BEGIN LISTED ENTRIES

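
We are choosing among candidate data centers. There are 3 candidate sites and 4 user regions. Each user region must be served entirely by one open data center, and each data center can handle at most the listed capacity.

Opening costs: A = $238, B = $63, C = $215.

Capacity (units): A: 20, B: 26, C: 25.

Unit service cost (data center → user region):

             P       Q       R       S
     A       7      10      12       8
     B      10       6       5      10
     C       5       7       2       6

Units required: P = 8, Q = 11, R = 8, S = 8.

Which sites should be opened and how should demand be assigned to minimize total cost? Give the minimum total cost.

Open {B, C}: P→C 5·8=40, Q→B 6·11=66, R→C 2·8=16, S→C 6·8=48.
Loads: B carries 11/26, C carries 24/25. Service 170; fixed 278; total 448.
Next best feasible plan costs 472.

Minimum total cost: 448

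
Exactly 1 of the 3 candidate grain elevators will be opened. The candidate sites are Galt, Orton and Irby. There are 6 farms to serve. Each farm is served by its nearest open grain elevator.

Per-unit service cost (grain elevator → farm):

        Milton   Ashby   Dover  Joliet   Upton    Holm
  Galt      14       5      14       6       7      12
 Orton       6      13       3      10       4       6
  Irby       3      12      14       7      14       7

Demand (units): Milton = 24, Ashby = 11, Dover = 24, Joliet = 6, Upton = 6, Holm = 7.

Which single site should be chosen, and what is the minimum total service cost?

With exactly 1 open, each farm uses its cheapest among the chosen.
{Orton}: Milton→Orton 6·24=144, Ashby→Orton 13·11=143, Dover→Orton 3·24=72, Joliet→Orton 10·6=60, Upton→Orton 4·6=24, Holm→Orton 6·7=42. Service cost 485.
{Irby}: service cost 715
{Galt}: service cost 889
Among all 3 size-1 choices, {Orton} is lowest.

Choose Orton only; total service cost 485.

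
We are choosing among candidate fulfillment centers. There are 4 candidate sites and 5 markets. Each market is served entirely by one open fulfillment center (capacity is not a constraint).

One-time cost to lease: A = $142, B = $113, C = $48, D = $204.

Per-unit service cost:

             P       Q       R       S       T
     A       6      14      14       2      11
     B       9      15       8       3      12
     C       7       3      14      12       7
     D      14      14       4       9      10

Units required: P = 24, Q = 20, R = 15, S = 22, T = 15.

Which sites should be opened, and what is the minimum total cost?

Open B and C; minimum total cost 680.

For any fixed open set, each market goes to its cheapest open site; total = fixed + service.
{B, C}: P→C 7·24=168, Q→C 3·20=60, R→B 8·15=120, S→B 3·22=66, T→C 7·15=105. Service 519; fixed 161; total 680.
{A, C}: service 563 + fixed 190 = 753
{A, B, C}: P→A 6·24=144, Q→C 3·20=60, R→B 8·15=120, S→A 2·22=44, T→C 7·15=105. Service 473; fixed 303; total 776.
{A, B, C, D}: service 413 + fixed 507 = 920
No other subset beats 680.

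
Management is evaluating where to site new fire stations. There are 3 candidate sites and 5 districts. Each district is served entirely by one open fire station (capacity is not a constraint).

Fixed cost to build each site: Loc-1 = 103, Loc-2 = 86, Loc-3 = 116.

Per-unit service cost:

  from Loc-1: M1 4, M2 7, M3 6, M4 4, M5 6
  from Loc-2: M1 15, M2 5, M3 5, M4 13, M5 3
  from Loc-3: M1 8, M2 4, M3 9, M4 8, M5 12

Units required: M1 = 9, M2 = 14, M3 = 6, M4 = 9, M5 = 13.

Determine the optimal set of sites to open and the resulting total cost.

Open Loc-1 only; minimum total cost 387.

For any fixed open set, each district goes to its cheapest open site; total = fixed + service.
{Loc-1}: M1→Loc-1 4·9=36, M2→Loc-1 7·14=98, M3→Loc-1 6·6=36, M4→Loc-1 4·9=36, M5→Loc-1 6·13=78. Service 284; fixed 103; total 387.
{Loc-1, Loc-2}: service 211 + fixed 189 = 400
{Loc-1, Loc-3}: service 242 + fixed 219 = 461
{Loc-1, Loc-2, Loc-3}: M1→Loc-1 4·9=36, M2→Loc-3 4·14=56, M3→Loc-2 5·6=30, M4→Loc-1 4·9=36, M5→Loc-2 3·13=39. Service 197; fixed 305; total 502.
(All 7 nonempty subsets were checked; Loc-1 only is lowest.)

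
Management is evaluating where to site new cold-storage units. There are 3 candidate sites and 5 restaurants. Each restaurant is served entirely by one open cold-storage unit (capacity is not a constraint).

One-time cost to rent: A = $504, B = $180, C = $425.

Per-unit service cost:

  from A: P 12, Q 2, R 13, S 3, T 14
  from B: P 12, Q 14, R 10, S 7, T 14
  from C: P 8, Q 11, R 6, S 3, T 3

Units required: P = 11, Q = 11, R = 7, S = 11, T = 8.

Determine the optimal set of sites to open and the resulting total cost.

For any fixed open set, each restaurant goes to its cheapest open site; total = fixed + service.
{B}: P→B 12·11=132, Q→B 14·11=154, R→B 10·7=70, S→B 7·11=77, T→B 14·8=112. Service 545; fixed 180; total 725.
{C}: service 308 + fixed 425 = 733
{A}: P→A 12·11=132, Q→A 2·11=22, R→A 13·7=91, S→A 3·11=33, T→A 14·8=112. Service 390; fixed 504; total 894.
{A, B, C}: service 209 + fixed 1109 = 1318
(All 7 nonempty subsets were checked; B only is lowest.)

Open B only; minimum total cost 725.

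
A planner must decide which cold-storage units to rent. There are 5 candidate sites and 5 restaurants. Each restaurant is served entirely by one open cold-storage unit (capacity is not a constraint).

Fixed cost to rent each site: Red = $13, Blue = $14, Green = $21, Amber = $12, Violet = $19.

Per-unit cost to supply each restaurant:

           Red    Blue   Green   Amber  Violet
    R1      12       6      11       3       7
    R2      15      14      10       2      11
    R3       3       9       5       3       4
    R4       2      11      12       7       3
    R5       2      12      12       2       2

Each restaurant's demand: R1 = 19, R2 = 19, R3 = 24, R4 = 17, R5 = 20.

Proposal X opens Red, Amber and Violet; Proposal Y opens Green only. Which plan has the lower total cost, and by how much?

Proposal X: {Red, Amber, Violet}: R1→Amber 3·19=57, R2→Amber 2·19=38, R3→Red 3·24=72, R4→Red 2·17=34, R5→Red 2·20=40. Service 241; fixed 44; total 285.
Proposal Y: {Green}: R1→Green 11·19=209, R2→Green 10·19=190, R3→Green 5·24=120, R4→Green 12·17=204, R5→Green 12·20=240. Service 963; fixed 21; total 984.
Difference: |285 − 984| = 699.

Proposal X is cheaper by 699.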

END LISTED ENTRIES

TASK STATEMENT:
Using the material above, gather every line that includes "must".

FINISHED EXERCISE:
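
We are choosing among candidate data centers. There are 3 candidate sites and 4 user regions. Each user region must be served entirely by one open data center, and each data center can handle at most the listed capacity.
A planner must decide which cold-storage units to rent. There are 5 candidate sites and 5 restaurants. Each restaurant is served entirely by one open cold-storage unit (capacity is not a constraint).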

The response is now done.